_What is needed_: In the records below, find each line with "mass" and copy it.
╭─ Material for this exercise
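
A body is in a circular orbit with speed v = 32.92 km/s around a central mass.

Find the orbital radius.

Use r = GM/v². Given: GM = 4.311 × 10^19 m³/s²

Convert to SI: v = 32.92 km/s = 32920 m/s.
For a circular orbit, v² = GM / r, so r = GM / v².
r = 4.311e+19 / (32920)² m ≈ 3.978e+10 m = 3.978 × 10^10 m.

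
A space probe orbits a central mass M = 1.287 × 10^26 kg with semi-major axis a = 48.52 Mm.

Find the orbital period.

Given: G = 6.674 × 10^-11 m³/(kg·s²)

Convert to SI: a = 48.52 Mm = 4.852e+07 m.
GM = G · M = 6.674e-11 · 1.287e+26 = 8.58944e+15 m³/s².
Kepler's third law: T = 2π √(a³ / GM).
Substituting a = 4.852e+07 m and GM = 8.58944e+15 m³/s²:
T = 2π √((4.852e+07)³ / 8.58944e+15) s
T ≈ 2.291e+04 s = 6.365 hours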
╰─
_Output of the exercise_:
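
A body is in a circular orbit with speed v = 32.92 km/s around a central mass.
A space probe orbits a central mass M = 1.287 × 10^26 kg with semi-major axis a = 48.52 Mm.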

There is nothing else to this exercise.